* **YOUR TASK**: Please restate each entry below, word for word.
[[ STUDY MATERIAL, beginning ]]
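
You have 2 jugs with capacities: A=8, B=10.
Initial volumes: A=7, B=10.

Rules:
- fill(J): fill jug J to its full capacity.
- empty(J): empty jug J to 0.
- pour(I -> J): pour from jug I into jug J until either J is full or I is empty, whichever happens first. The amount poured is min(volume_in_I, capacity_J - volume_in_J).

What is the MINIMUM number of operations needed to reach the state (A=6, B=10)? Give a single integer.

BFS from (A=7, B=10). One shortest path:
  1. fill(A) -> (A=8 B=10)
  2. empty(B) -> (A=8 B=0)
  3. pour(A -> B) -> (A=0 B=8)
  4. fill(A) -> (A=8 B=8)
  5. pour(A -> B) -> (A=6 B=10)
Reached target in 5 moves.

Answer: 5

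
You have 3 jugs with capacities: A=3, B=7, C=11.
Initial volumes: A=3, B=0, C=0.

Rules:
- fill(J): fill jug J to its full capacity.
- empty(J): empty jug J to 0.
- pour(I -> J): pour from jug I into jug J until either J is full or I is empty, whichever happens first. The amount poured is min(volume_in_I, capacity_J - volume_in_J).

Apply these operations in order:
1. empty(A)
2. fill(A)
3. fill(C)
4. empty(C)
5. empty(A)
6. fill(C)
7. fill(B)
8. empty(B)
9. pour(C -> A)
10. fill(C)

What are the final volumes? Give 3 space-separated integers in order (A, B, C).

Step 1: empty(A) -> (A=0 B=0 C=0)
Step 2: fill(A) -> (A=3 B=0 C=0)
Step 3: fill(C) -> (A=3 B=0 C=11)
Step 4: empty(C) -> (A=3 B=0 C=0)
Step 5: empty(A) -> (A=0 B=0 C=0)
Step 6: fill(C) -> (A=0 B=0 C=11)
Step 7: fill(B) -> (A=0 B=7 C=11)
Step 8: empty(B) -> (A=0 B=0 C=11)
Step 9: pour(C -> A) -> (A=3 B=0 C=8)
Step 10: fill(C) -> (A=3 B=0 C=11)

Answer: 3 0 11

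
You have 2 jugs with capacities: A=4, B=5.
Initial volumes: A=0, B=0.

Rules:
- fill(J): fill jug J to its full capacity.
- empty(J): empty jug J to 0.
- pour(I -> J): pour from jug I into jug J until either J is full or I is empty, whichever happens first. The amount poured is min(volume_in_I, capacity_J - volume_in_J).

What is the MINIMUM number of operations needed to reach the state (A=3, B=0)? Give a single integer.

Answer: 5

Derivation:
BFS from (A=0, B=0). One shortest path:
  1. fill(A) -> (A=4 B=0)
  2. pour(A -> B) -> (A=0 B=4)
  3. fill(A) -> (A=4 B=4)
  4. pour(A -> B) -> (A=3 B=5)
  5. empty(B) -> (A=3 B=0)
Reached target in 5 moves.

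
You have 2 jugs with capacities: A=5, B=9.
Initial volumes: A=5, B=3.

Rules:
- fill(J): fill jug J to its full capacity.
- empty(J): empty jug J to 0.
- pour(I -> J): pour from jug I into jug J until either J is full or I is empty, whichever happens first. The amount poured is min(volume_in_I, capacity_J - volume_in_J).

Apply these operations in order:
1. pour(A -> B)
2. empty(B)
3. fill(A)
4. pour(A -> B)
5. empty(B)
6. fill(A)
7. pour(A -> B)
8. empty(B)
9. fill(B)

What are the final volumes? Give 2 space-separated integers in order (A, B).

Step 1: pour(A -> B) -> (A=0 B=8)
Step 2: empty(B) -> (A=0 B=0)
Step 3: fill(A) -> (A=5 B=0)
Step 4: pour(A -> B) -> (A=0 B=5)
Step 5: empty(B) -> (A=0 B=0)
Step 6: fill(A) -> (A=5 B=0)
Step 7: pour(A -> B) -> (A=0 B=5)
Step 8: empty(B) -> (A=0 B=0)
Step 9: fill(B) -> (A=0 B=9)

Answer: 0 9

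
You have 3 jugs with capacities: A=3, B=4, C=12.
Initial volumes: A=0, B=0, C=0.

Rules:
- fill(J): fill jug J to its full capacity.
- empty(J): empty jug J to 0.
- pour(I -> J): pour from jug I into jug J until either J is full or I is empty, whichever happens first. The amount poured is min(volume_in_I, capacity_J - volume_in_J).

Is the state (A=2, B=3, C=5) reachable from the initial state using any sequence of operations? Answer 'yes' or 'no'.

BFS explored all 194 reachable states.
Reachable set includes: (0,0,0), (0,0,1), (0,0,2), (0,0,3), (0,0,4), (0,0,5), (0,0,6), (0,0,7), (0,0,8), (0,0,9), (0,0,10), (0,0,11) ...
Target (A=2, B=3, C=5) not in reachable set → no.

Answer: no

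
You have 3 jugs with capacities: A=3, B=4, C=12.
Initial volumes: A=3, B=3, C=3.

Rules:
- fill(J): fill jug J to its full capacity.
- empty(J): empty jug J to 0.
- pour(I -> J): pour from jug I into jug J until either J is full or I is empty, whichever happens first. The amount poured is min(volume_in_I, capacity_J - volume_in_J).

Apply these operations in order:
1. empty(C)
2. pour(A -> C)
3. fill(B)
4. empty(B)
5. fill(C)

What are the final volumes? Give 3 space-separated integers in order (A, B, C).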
[[ STUDY MATERIAL, end ]]
* **PROBLEM SOLUTION**:
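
You have 2 jugs with capacities: A=8, B=10.
Initial volumes: A=7, B=10.

Rules:
- fill(J): fill jug J to its full capacity.
- empty(J): empty jug J to 0.
- pour(I -> J): pour from jug I into jug J until either J is full or I is empty, whichever happens first. The amount poured is min(volume_in_I, capacity_J - volume_in_J).

What is the MINIMUM number of operations needed to reach the state (A=6, B=10)? Give a single integer.

BFS from (A=7, B=10). One shortest path:
  1. fill(A) -> (A=8 B=10)
  2. empty(B) -> (A=8 B=0)
  3. pour(A -> B) -> (A=0 B=8)
  4. fill(A) -> (A=8 B=8)
  5. pour(A -> B) -> (A=6 B=10)
Reached target in 5 moves.

Answer: 5

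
You have 3 jugs with capacities: A=3, B=7, C=11.
Initial volumes: A=3, B=0, C=0.

Rules:
- fill(J): fill jug J to its full capacity.
- empty(J): empty jug J to 0.
- pour(I -> J): pour from jug I into jug J until either J is full or I is empty, whichever happens first. The amount poured is min(volume_in_I, capacity_J - volume_in_J).

Apply these operations in order:
1. empty(A)
2. fill(A)
3. fill(C)
4. empty(C)
5. empty(A)
6. fill(C)
7. fill(B)
8. empty(B)
9. pour(C -> A)
10. fill(C)

What are the final volumes? Give 3 space-separated integers in order (A, B, C).

Step 1: empty(A) -> (A=0 B=0 C=0)
Step 2: fill(A) -> (A=3 B=0 C=0)
Step 3: fill(C) -> (A=3 B=0 C=11)
Step 4: empty(C) -> (A=3 B=0 C=0)
Step 5: empty(A) -> (A=0 B=0 C=0)
Step 6: fill(C) -> (A=0 B=0 C=11)
Step 7: fill(B) -> (A=0 B=7 C=11)
Step 8: empty(B) -> (A=0 B=0 C=11)
Step 9: pour(C -> A) -> (A=3 B=0 C=8)
Step 10: fill(C) -> (A=3 B=0 C=11)

Answer: 3 0 11

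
You have 2 jugs with capacities: A=4, B=5.
Initial volumes: A=0, B=0.

Rules:
- fill(J): fill jug J to its full capacity.
- empty(J): empty jug J to 0.
- pour(I -> J): pour from jug I into jug J until either J is full or I is empty, whichever happens first. The amount poured is min(volume_in_I, capacity_J - volume_in_J).

What is the MINIMUM number of operations needed to reach the state (A=3, B=0)? Give a single integer.

Answer: 5

Derivation:
BFS from (A=0, B=0). One shortest path:
  1. fill(A) -> (A=4 B=0)
  2. pour(A -> B) -> (A=0 B=4)
  3. fill(A) -> (A=4 B=4)
  4. pour(A -> B) -> (A=3 B=5)
  5. empty(B) -> (A=3 B=0)
Reached target in 5 moves.

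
You have 2 jugs with capacities: A=5, B=9.
Initial volumes: A=5, B=3.

Rules:
- fill(J): fill jug J to its full capacity.
- empty(J): empty jug J to 0.
- pour(I -> J): pour from jug I into jug J until either J is full or I is empty, whichever happens first. The amount poured is min(volume_in_I, capacity_J - volume_in_J).

Apply these operations in order:
1. pour(A -> B)
2. empty(B)
3. fill(A)
4. pour(A -> B)
5. empty(B)
6. fill(A)
7. pour(A -> B)
8. empty(B)
9. fill(B)

What are the final volumes? Give 2 space-separated integers in order (A, B).

Step 1: pour(A -> B) -> (A=0 B=8)
Step 2: empty(B) -> (A=0 B=0)
Step 3: fill(A) -> (A=5 B=0)
Step 4: pour(A -> B) -> (A=0 B=5)
Step 5: empty(B) -> (A=0 B=0)
Step 6: fill(A) -> (A=5 B=0)
Step 7: pour(A -> B) -> (A=0 B=5)
Step 8: empty(B) -> (A=0 B=0)
Step 9: fill(B) -> (A=0 B=9)

Answer: 0 9

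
You have 3 jugs with capacities: A=3, B=4, C=12.
Initial volumes: A=0, B=0, C=0.

Rules:
- fill(J): fill jug J to its full capacity.
- empty(J): empty jug J to 0.
- pour(I -> J): pour from jug I into jug J until either J is full or I is empty, whichever happens first. The amount poured is min(volume_in_I, capacity_J - volume_in_J).

Is the state (A=2, B=3, C=5) reachable from the initial state using any sequence of operations? Answer 'yes' or 'no'.

BFS explored all 194 reachable states.
Reachable set includes: (0,0,0), (0,0,1), (0,0,2), (0,0,3), (0,0,4), (0,0,5), (0,0,6), (0,0,7), (0,0,8), (0,0,9), (0,0,10), (0,0,11) ...
Target (A=2, B=3, C=5) not in reachable set → no.

Answer: no

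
You have 3 jugs with capacities: A=3, B=4, C=12.
Initial volumes: A=3, B=3, C=3.

Rules:
- fill(J): fill jug J to its full capacity.
- empty(J): empty jug J to 0.
- pour(I -> J): pour from jug I into jug J until either J is full or I is empty, whichever happens first. The amount poured is min(volume_in_I, capacity_J - volume_in_J).

Apply these operations in order:
1. empty(C)
2. pour(A -> C)
3. fill(B)
4. empty(B)
5. fill(C)

What are the final volumes? Give 3 space-separated integers in order (A, B, C).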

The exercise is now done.